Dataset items
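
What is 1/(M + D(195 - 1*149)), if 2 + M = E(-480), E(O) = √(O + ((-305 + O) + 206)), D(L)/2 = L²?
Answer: 1410/5964653 - I*√1059/17893959 ≈ 0.00023639 - 1.8186e-6*I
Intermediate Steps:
D(L) = 2*L²
E(O) = √(-99 + 2*O) (E(O) = √(O + (-99 + O)) = √(-99 + 2*O))
M = -2 + I*√1059 (M = -2 + √(-99 + 2*(-480)) = -2 + √(-99 - 960) = -2 + √(-1059) = -2 + I*√1059 ≈ -2.0 + 32.542*I)
1/(M + D(195 - 1*149)) = 1/((-2 + I*√1059) + 2*(195 - 1*149)²) = 1/((-2 + I*√1059) + 2*(195 - 149)²) = 1/((-2 + I*√1059) + 2*46²) = 1/((-2 + I*√1059) + 2*2116) = 1/((-2 + I*√1059) + 4232) = 1/(4230 + I*√1059)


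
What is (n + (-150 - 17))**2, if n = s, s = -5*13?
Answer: 53824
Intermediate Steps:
s = -65
n = -65
(n + (-150 - 17))**2 = (-65 + (-150 - 17))**2 = (-65 - 167)**2 = (-232)**2 = 53824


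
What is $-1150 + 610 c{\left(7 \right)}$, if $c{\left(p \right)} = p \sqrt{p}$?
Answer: $-1150 + 4270 \sqrt{7} \approx 10147.0$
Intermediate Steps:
$c{\left(p \right)} = p^{\frac{3}{2}}$
$-1150 + 610 c{\left(7 \right)} = -1150 + 610 \cdot 7^{\frac{3}{2}} = -1150 + 610 \cdot 7 \sqrt{7} = -1150 + 4270 \sqrt{7}$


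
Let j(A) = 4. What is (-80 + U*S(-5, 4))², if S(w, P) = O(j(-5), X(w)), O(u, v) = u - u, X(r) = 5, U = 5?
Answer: 6400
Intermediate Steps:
O(u, v) = 0
S(w, P) = 0
(-80 + U*S(-5, 4))² = (-80 + 5*0)² = (-80 + 0)² = (-80)² = 6400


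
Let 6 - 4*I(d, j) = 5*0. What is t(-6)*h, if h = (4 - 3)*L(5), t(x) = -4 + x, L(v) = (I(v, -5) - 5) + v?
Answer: -15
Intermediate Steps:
I(d, j) = 3/2 (I(d, j) = 3/2 - 5*0/4 = 3/2 - ¼*0 = 3/2 + 0 = 3/2)
L(v) = -7/2 + v (L(v) = (3/2 - 5) + v = -7/2 + v)
h = 3/2 (h = (4 - 3)*(-7/2 + 5) = 1*(3/2) = 3/2 ≈ 1.5000)
t(-6)*h = (-4 - 6)*(3/2) = -10*3/2 = -15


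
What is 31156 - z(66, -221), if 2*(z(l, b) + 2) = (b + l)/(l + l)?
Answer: 8225867/264 ≈ 31159.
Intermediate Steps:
z(l, b) = -2 + (b + l)/(4*l) (z(l, b) = -2 + ((b + l)/(l + l))/2 = -2 + ((b + l)/((2*l)))/2 = -2 + ((b + l)*(1/(2*l)))/2 = -2 + ((b + l)/(2*l))/2 = -2 + (b + l)/(4*l))
31156 - z(66, -221) = 31156 - (-221 - 7*66)/(4*66) = 31156 - (-221 - 462)/(4*66) = 31156 - (-683)/(4*66) = 31156 - 1*(-683/264) = 31156 + 683/264 = 8225867/264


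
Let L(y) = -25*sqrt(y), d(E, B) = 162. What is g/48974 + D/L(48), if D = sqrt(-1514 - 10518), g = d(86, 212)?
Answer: 81/24487 - 4*I*sqrt(141)/75 ≈ 0.0033079 - 0.6333*I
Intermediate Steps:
g = 162
D = 16*I*sqrt(47) (D = sqrt(-12032) = 16*I*sqrt(47) ≈ 109.69*I)
g/48974 + D/L(48) = 162/48974 + (16*I*sqrt(47))/((-100*sqrt(3))) = 162*(1/48974) + (16*I*sqrt(47))/((-100*sqrt(3))) = 81/24487 + (16*I*sqrt(47))/((-100*sqrt(3))) = 81/24487 + (16*I*sqrt(47))*(-sqrt(3)/300) = 81/24487 - 4*I*sqrt(141)/75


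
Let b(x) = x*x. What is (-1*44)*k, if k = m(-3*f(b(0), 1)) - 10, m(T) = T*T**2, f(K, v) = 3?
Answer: 32516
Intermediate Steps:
b(x) = x**2
m(T) = T**3
k = -739 (k = (-3*3)**3 - 10 = (-9)**3 - 10 = -729 - 10 = -739)
(-1*44)*k = -1*44*(-739) = -44*(-739) = 32516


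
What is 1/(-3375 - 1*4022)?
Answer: -1/7397 ≈ -0.00013519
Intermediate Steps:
1/(-3375 - 1*4022) = 1/(-3375 - 4022) = 1/(-7397) = -1/7397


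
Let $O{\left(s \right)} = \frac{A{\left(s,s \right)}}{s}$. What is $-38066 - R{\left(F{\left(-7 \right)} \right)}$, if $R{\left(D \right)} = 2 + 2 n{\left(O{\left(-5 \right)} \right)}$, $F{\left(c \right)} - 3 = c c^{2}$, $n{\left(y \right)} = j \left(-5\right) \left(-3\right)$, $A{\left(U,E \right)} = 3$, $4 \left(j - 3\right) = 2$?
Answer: $-38173$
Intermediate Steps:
$j = \frac{7}{2}$ ($j = 3 + \frac{1}{4} \cdot 2 = 3 + \frac{1}{2} = \frac{7}{2} \approx 3.5$)
$O{\left(s \right)} = \frac{3}{s}$
$n{\left(y \right)} = \frac{105}{2}$ ($n{\left(y \right)} = \frac{7}{2} \left(-5\right) \left(-3\right) = \left(- \frac{35}{2}\right) \left(-3\right) = \frac{105}{2}$)
$F{\left(c \right)} = 3 + c^{3}$ ($F{\left(c \right)} = 3 + c c^{2} = 3 + c^{3}$)
$R{\left(D \right)} = 107$ ($R{\left(D \right)} = 2 + 2 \cdot \frac{105}{2} = 2 + 105 = 107$)
$-38066 - R{\left(F{\left(-7 \right)} \right)} = -38066 - 107 = -38173$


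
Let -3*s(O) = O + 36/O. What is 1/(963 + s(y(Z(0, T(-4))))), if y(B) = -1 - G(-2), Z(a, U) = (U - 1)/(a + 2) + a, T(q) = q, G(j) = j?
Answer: 3/2852 ≈ 0.0010519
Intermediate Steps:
Z(a, U) = a + (-1 + U)/(2 + a) (Z(a, U) = (-1 + U)/(2 + a) + a = a + (-1 + U)/(2 + a))
y(B) = 1 (y(B) = -1 - 1*(-2) = -1 + 2 = 1)
s(O) = -12/O - O/3 (s(O) = -(O + 36/O)/3 = -12/O - O/3)
1/(963 + s(y(Z(0, T(-4))))) = 1/(963 + (-12/1 - ⅓*1)) = 1/(963 + (-12*1 - ⅓)) = 1/(963 + (-12 - ⅓)) = 1/(963 - 37/3) = 1/(2852/3) = 3/2852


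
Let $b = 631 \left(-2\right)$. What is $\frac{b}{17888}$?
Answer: $- \frac{631}{8944} \approx -0.07055$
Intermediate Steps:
$b = -1262$
$\frac{b}{17888} = - \frac{1262}{17888} = \left(-1262\right) \frac{1}{17888} = - \frac{631}{8944}$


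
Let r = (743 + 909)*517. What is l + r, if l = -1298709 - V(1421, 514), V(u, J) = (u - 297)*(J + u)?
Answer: -2619565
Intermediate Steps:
V(u, J) = (-297 + u)*(J + u)
r = 854084 (r = 1652*517 = 854084)
l = -3473649 (l = -1298709 - (1421**2 - 297*514 - 297*1421 + 514*1421) = -1298709 - (2019241 - 152658 - 422037 + 730394) = -1298709 - 1*2174940 = -1298709 - 2174940 = -3473649)
l + r = -3473649 + 854084 = -2619565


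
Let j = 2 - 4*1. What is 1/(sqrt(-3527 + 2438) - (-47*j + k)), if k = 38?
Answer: -4/561 - I/561 ≈ -0.0071301 - 0.0017825*I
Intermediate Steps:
j = -2 (j = 2 - 4 = -2)
1/(sqrt(-3527 + 2438) - (-47*j + k)) = 1/(sqrt(-3527 + 2438) - (-47*(-2) + 38)) = 1/(sqrt(-1089) - (94 + 38)) = 1/(33*I - 1*132) = 1/(33*I - 132) = 1/(-132 + 33*I) = (-132 - 33*I)/18513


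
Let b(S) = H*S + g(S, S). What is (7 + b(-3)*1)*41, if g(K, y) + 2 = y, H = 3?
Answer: -287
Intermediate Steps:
g(K, y) = -2 + y
b(S) = -2 + 4*S (b(S) = 3*S + (-2 + S) = -2 + 4*S)
(7 + b(-3)*1)*41 = (7 + (-2 + 4*(-3))*1)*41 = (7 + (-2 - 12)*1)*41 = (7 - 14*1)*41 = (7 - 14)*41 = -7*41 = -287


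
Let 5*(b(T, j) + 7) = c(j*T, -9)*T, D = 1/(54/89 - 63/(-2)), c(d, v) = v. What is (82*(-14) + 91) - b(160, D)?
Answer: -762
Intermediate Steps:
D = 178/5715 (D = 1/(54*(1/89) - 63*(-½)) = 1/(54/89 + 63/2) = 1/(5715/178) = 178/5715 ≈ 0.031146)
b(T, j) = -7 - 9*T/5 (b(T, j) = -7 + (-9*T)/5 = -7 - 9*T/5)
(82*(-14) + 91) - b(160, D) = (82*(-14) + 91) - (-7 - 9/5*160) = (-1148 + 91) - (-7 - 288) = -1057 - 1*(-295) = -1057 + 295 = -762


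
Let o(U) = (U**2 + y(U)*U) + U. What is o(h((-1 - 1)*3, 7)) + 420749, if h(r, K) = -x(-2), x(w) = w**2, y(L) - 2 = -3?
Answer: 420765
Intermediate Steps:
y(L) = -1 (y(L) = 2 - 3 = -1)
h(r, K) = -4 (h(r, K) = -1*(-2)**2 = -1*4 = -4)
o(U) = U**2 (o(U) = (U**2 - U) + U = U**2)
o(h((-1 - 1)*3, 7)) + 420749 = (-4)**2 + 420749 = 16 + 420749 = 420765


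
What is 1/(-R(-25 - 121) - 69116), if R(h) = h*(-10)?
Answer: -1/70576 ≈ -1.4169e-5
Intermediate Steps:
R(h) = -10*h
1/(-R(-25 - 121) - 69116) = 1/(-(-10)*(-25 - 121) - 69116) = 1/(-(-10)*(-146) - 69116) = 1/(-1*1460 - 69116) = 1/(-1460 - 69116) = 1/(-70576) = -1/70576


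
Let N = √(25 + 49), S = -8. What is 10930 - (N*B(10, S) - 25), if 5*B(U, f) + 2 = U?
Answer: 10955 - 8*√74/5 ≈ 10941.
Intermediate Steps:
B(U, f) = -⅖ + U/5
N = √74 ≈ 8.6023
10930 - (N*B(10, S) - 25) = 10930 - (√74*(-⅖ + (⅕)*10) - 25) = 10930 - (√74*(-⅖ + 2) - 25) = 10930 - (√74*(8/5) - 25) = 10930 - (8*√74/5 - 25) = 10930 - (-25 + 8*√74/5) = 10930 + (25 - 8*√74/5) = 10955 - 8*√74/5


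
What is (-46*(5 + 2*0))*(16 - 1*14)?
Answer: -460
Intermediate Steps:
(-46*(5 + 2*0))*(16 - 1*14) = (-46*(5 + 0))*(16 - 14) = -46*5*2 = -230*2 = -460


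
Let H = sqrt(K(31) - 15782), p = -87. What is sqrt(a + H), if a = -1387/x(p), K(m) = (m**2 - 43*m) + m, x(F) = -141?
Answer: sqrt(195567 + 19881*I*sqrt(16123))/141 ≈ 8.2823 + 7.6655*I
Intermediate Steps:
K(m) = m**2 - 42*m
H = I*sqrt(16123) (H = sqrt(31*(-42 + 31) - 15782) = sqrt(31*(-11) - 15782) = sqrt(-341 - 15782) = sqrt(-16123) = I*sqrt(16123) ≈ 126.98*I)
a = 1387/141 (a = -1387/(-141) = -1387*(-1/141) = 1387/141 ≈ 9.8369)
sqrt(a + H) = sqrt(1387/141 + I*sqrt(16123))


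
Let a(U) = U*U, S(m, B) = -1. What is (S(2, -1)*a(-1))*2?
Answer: -2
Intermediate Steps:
a(U) = U**2
(S(2, -1)*a(-1))*2 = -1*(-1)**2*2 = -1*1*2 = -1*2 = -2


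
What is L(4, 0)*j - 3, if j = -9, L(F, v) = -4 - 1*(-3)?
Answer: 6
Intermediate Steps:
L(F, v) = -1 (L(F, v) = -4 + 3 = -1)
L(4, 0)*j - 3 = -1*(-9) - 3 = 9 - 3 = 6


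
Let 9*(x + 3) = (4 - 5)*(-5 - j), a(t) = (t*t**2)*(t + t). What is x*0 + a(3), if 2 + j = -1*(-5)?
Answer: 162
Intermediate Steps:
j = 3 (j = -2 - 1*(-5) = -2 + 5 = 3)
a(t) = 2*t**4 (a(t) = t**3*(2*t) = 2*t**4)
x = -19/9 (x = -3 + ((4 - 5)*(-5 - 1*3))/9 = -3 + (-(-5 - 3))/9 = -3 + (-1*(-8))/9 = -3 + (1/9)*8 = -3 + 8/9 = -19/9 ≈ -2.1111)
x*0 + a(3) = -19/9*0 + 2*3**4 = 0 + 2*81 = 0 + 162 = 162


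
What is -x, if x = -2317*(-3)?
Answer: -6951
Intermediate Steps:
x = 6951
-x = -1*6951 = -6951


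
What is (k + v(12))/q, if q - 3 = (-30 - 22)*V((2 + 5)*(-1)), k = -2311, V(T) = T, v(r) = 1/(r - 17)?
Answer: -11556/1835 ≈ -6.2975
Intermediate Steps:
v(r) = 1/(-17 + r)
q = 367 (q = 3 + (-30 - 22)*((2 + 5)*(-1)) = 3 - 364*(-1) = 3 - 52*(-7) = 3 + 364 = 367)
(k + v(12))/q = (-2311 + 1/(-17 + 12))/367 = (-2311 + 1/(-5))*(1/367) = (-2311 - 1/5)*(1/367) = -11556/5*1/367 = -11556/1835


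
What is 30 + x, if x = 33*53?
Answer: 1779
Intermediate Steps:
x = 1749
30 + x = 30 + 1749 = 1779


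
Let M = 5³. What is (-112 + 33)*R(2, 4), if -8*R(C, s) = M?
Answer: 9875/8 ≈ 1234.4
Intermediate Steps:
M = 125
R(C, s) = -125/8 (R(C, s) = -⅛*125 = -125/8)
(-112 + 33)*R(2, 4) = (-112 + 33)*(-125/8) = -79*(-125/8) = 9875/8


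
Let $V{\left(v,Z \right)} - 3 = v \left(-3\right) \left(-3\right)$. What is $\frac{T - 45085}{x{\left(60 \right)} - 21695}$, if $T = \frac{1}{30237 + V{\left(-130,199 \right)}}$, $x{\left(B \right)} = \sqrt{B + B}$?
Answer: $\frac{5686784297711}{2736492269670} + \frac{1310620949 \sqrt{30}}{6841230674175} \approx 2.0792$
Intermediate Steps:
$V{\left(v,Z \right)} = 3 + 9 v$ ($V{\left(v,Z \right)} = 3 + v \left(-3\right) \left(-3\right) = 3 + - 3 v \left(-3\right) = 3 + 9 v$)
$x{\left(B \right)} = \sqrt{2} \sqrt{B}$ ($x{\left(B \right)} = \sqrt{2 B} = \sqrt{2} \sqrt{B}$)
$T = \frac{1}{29070}$ ($T = \frac{1}{30237 + \left(3 + 9 \left(-130\right)\right)} = \frac{1}{30237 + \left(3 - 1170\right)} = \frac{1}{30237 - 1167} = \frac{1}{29070} \approx 3.44 \cdot 10^{-5}$)
$\frac{T - 45085}{x{\left(60 \right)} - 21695} = \frac{\frac{1}{29070} - 45085}{\sqrt{2} \sqrt{60} - 21695} = - \frac{1310620949}{29070 \left(\sqrt{2} \cdot 2 \sqrt{15} - 21695\right)} = - \frac{1310620949}{29070 \left(2 \sqrt{30} - 21695\right)} = - \frac{1310620949}{29070 \left(-21695 + 2 \sqrt{30}\right)}$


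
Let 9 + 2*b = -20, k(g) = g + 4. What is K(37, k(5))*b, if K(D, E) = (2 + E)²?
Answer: -3509/2 ≈ -1754.5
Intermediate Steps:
k(g) = 4 + g
b = -29/2 (b = -9/2 + (½)*(-20) = -9/2 - 10 = -29/2 ≈ -14.500)
K(37, k(5))*b = (2 + (4 + 5))²*(-29/2) = (2 + 9)²*(-29/2) = 11²*(-29/2) = 121*(-29/2) = -3509/2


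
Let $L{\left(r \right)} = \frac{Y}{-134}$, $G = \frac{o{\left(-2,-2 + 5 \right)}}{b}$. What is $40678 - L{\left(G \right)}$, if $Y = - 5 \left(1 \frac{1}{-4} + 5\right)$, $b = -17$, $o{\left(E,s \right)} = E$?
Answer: $\frac{21803313}{536} \approx 40678.0$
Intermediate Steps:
$Y = - \frac{95}{4}$ ($Y = - 5 \left(1 \left(- \frac{1}{4}\right) + 5\right) = - 5 \left(- \frac{1}{4} + 5\right) = \left(-5\right) \frac{19}{4} = - \frac{95}{4} \approx -23.75$)
$G = \frac{2}{17}$ ($G = - \frac{2}{-17} = \left(-2\right) \left(- \frac{1}{17}\right) = \frac{2}{17} \approx 0.11765$)
$L{\left(r \right)} = \frac{95}{536}$ ($L{\left(r \right)} = - \frac{95}{4 \left(-134\right)} = \left(- \frac{95}{4}\right) \left(- \frac{1}{134}\right) = \frac{95}{536}$)
$40678 - L{\left(G \right)} = 40678 - \frac{95}{536} = \frac{21803313}{536}$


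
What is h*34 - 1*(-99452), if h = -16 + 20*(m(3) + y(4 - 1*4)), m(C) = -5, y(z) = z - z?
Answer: 95508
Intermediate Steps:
y(z) = 0
h = -116 (h = -16 + 20*(-5 + 0) = -16 + 20*(-5) = -16 - 100 = -116)
h*34 - 1*(-99452) = -116*34 - 1*(-99452) = -3944 + 99452 = 95508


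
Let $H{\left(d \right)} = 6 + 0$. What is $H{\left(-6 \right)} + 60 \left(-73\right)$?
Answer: $-4374$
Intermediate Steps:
$H{\left(d \right)} = 6$
$H{\left(-6 \right)} + 60 \left(-73\right) = 6 + 60 \left(-73\right) = 6 - 4380 = -4374$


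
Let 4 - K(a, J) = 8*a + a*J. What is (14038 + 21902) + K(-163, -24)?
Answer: 33336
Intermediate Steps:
K(a, J) = 4 - 8*a - J*a (K(a, J) = 4 - (8*a + a*J) = 4 - (8*a + J*a) = 4 + (-8*a - J*a) = 4 - 8*a - J*a)
(14038 + 21902) + K(-163, -24) = (14038 + 21902) + (4 - 8*(-163) - 1*(-24)*(-163)) = 35940 + (4 + 1304 - 3912) = 35940 - 2604 = 33336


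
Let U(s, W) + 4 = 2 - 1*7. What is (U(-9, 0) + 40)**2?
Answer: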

• _YOUR GOAL_
Reproduce only this range: the first line of the data above through the line with "Answer: 1410/5964653 - I*√1059/17893959", both included, exactly as written.

• _ANSWER TO THE EXERCISE_
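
What is 1/(M + D(195 - 1*149)), if 2 + M = E(-480), E(O) = √(O + ((-305 + O) + 206)), D(L)/2 = L²?
Answer: 1410/5964653 - I*√1059/17893959 ≈ 0.00023639 - 1.8186e-6*I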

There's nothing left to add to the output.